> **WORK TO COMPLETE**
Your response should contain every record below, copied exactly.

__________________________________________________

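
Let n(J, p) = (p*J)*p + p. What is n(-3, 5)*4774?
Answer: -334180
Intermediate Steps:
n(J, p) = p + J*p² (n(J, p) = (J*p)*p + p = J*p² + p = p + J*p²)
n(-3, 5)*4774 = (5*(1 - 3*5))*4774 = (5*(1 - 15))*4774 = (5*(-14))*4774 = -70*4774 = -334180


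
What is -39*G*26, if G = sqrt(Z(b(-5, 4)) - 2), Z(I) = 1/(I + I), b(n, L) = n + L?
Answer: -507*I*sqrt(10) ≈ -1603.3*I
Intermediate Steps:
b(n, L) = L + n
Z(I) = 1/(2*I)
G = I*sqrt(10)/2 (G = sqrt(1/(2*(4 - 5)) - 2) = sqrt((1/2)/(-1) - 2) = sqrt((1/2)*(-1) - 2) = sqrt(-1/2 - 2) = sqrt(-5/2) = I*sqrt(10)/2 ≈ 1.5811*I)
-39*G*26 = -39*I*sqrt(10)/2*26 = -507*I*sqrt(10)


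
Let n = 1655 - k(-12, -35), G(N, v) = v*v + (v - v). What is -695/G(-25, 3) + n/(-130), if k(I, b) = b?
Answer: -812/9 ≈ -90.222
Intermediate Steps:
G(N, v) = v² (G(N, v) = v² + 0 = v²)
n = 1690 (n = 1655 - 1*(-35) = 1655 + 35 = 1690)
-695/G(-25, 3) + n/(-130) = -695/(3²) + 1690/(-130) = -695/9 + 1690*(-1/130) = -695*⅑ - 13 = -695/9 - 13 = -812/9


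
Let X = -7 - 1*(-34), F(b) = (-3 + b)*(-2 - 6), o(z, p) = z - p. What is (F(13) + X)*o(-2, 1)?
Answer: 159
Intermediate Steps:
F(b) = 24 - 8*b (F(b) = (-3 + b)*(-8) = 24 - 8*b)
X = 27 (X = -7 + 34 = 27)
(F(13) + X)*o(-2, 1) = ((24 - 8*13) + 27)*(-2 - 1*1) = ((24 - 104) + 27)*(-2 - 1) = (-80 + 27)*(-3) = -53*(-3) = 159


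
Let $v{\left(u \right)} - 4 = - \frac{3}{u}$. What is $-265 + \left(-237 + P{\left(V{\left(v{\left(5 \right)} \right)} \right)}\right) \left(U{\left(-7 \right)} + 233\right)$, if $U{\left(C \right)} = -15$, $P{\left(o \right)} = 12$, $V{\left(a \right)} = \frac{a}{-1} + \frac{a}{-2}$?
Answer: $-49315$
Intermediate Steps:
$v{\left(u \right)} = 4 - \frac{3}{u}$
$V{\left(a \right)} = - \frac{3 a}{2}$ ($V{\left(a \right)} = a \left(-1\right) + a \left(- \frac{1}{2}\right) = - a - \frac{a}{2} = - \frac{3 a}{2}$)
$-265 + \left(-237 + P{\left(V{\left(v{\left(5 \right)} \right)} \right)}\right) \left(U{\left(-7 \right)} + 233\right) = -265 + \left(-237 + 12\right) \left(-15 + 233\right) = -265 - 49050 = -49315$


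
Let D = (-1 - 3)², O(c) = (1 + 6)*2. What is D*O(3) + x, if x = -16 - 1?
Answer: 207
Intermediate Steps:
O(c) = 14 (O(c) = 7*2 = 14)
D = 16 (D = (-4)² = 16)
x = -17
D*O(3) + x = 16*14 - 17 = 224 - 17 = 207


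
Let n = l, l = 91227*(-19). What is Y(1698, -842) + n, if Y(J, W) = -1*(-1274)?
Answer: -1732039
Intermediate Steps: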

__________________________________________________

> **FINISHED TASK**
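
Let n(J, p) = (p*J)*p + p. What is n(-3, 5)*4774?
Answer: -334180
Intermediate Steps:
n(J, p) = p + J*p² (n(J, p) = (J*p)*p + p = J*p² + p = p + J*p²)
n(-3, 5)*4774 = (5*(1 - 3*5))*4774 = (5*(1 - 15))*4774 = (5*(-14))*4774 = -70*4774 = -334180


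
What is -39*G*26, if G = sqrt(Z(b(-5, 4)) - 2), Z(I) = 1/(I + I), b(n, L) = n + L?
Answer: -507*I*sqrt(10) ≈ -1603.3*I
Intermediate Steps:
b(n, L) = L + n
Z(I) = 1/(2*I)
G = I*sqrt(10)/2 (G = sqrt(1/(2*(4 - 5)) - 2) = sqrt((1/2)/(-1) - 2) = sqrt((1/2)*(-1) - 2) = sqrt(-1/2 - 2) = sqrt(-5/2) = I*sqrt(10)/2 ≈ 1.5811*I)
-39*G*26 = -39*I*sqrt(10)/2*26 = -507*I*sqrt(10)


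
Let n = 1655 - k(-12, -35), G(N, v) = v*v + (v - v). What is -695/G(-25, 3) + n/(-130), if k(I, b) = b?
Answer: -812/9 ≈ -90.222
Intermediate Steps:
G(N, v) = v² (G(N, v) = v² + 0 = v²)
n = 1690 (n = 1655 - 1*(-35) = 1655 + 35 = 1690)
-695/G(-25, 3) + n/(-130) = -695/(3²) + 1690/(-130) = -695/9 + 1690*(-1/130) = -695*⅑ - 13 = -695/9 - 13 = -812/9


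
Let X = -7 - 1*(-34), F(b) = (-3 + b)*(-2 - 6), o(z, p) = z - p. What is (F(13) + X)*o(-2, 1)?
Answer: 159
Intermediate Steps:
F(b) = 24 - 8*b (F(b) = (-3 + b)*(-8) = 24 - 8*b)
X = 27 (X = -7 + 34 = 27)
(F(13) + X)*o(-2, 1) = ((24 - 8*13) + 27)*(-2 - 1*1) = ((24 - 104) + 27)*(-2 - 1) = (-80 + 27)*(-3) = -53*(-3) = 159


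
Let $v{\left(u \right)} - 4 = - \frac{3}{u}$. What is $-265 + \left(-237 + P{\left(V{\left(v{\left(5 \right)} \right)} \right)}\right) \left(U{\left(-7 \right)} + 233\right)$, if $U{\left(C \right)} = -15$, $P{\left(o \right)} = 12$, $V{\left(a \right)} = \frac{a}{-1} + \frac{a}{-2}$?
Answer: $-49315$
Intermediate Steps:
$v{\left(u \right)} = 4 - \frac{3}{u}$
$V{\left(a \right)} = - \frac{3 a}{2}$ ($V{\left(a \right)} = a \left(-1\right) + a \left(- \frac{1}{2}\right) = - a - \frac{a}{2} = - \frac{3 a}{2}$)
$-265 + \left(-237 + P{\left(V{\left(v{\left(5 \right)} \right)} \right)}\right) \left(U{\left(-7 \right)} + 233\right) = -265 + \left(-237 + 12\right) \left(-15 + 233\right) = -265 - 49050 = -49315$


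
Let D = (-1 - 3)², O(c) = (1 + 6)*2. What is D*O(3) + x, if x = -16 - 1?
Answer: 207
Intermediate Steps:
O(c) = 14 (O(c) = 7*2 = 14)
D = 16 (D = (-4)² = 16)
x = -17
D*O(3) + x = 16*14 - 17 = 224 - 17 = 207


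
Let n = l, l = 91227*(-19). What is Y(1698, -842) + n, if Y(J, W) = -1*(-1274)?
Answer: -1732039
Intermediate Steps: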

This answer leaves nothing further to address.